### EXCERPTED DATA
┌──
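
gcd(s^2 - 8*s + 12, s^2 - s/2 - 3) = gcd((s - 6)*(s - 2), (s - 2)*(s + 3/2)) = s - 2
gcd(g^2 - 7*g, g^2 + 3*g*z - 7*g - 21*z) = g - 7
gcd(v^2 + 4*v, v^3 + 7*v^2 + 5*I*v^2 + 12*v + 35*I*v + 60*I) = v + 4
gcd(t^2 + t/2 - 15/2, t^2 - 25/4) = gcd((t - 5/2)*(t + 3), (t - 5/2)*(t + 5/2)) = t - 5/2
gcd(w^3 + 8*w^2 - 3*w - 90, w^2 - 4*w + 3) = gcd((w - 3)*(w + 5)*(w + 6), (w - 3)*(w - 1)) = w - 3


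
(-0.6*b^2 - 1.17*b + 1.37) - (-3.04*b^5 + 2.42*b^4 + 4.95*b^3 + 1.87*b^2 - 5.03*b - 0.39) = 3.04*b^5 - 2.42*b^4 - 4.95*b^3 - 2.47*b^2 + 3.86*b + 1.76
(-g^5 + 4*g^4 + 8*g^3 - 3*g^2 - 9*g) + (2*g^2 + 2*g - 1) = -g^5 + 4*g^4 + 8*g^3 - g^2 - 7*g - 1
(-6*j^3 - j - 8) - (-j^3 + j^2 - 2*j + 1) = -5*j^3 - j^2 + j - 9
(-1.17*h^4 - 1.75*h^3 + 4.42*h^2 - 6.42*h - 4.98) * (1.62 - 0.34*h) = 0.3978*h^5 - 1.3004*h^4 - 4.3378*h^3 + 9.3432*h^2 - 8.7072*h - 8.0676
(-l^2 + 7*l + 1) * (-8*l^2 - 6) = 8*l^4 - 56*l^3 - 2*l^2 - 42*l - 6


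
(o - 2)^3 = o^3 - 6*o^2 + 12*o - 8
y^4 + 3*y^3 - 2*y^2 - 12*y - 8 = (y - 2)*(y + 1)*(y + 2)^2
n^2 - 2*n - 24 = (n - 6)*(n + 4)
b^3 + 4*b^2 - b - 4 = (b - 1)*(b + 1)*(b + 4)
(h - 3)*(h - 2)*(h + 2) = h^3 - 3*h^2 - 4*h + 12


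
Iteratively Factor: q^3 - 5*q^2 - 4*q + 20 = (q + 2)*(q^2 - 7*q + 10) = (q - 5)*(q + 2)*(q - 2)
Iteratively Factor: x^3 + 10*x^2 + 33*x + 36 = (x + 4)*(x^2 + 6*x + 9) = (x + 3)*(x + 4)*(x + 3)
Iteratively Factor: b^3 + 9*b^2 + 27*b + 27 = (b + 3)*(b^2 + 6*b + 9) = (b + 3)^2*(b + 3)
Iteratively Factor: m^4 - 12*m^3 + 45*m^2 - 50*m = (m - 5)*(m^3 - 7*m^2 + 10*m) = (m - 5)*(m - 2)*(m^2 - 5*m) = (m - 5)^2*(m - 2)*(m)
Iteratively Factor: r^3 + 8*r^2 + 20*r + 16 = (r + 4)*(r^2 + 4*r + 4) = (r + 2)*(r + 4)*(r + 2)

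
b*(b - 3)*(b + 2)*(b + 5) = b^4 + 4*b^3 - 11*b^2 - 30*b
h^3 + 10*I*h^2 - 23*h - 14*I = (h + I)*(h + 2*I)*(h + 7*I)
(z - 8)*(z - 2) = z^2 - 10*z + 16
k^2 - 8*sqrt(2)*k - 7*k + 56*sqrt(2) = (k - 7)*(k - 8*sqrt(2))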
└──
┌──
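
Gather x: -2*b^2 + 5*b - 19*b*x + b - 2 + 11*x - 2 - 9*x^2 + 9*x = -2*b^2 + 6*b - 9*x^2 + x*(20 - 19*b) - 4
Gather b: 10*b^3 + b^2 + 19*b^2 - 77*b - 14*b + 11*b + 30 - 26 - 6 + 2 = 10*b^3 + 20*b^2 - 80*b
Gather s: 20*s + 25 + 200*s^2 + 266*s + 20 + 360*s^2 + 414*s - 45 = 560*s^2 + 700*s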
└──
┌──
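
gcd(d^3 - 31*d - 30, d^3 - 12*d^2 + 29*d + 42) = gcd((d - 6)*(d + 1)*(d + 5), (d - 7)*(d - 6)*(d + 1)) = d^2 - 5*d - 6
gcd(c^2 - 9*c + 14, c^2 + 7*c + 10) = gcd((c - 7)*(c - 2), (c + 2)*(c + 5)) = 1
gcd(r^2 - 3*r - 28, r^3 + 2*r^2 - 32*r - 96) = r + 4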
└──
### EXERCISE
Above are the entries. Quote exactly the lines from the one bearing "gcd(s^2 - 8*s" through the one bearing "gcd(v^2 + 4*v, v^3".

### ANSWER TO THIS TASK
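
gcd(s^2 - 8*s + 12, s^2 - s/2 - 3) = gcd((s - 6)*(s - 2), (s - 2)*(s + 3/2)) = s - 2
gcd(g^2 - 7*g, g^2 + 3*g*z - 7*g - 21*z) = g - 7
gcd(v^2 + 4*v, v^3 + 7*v^2 + 5*I*v^2 + 12*v + 35*I*v + 60*I) = v + 4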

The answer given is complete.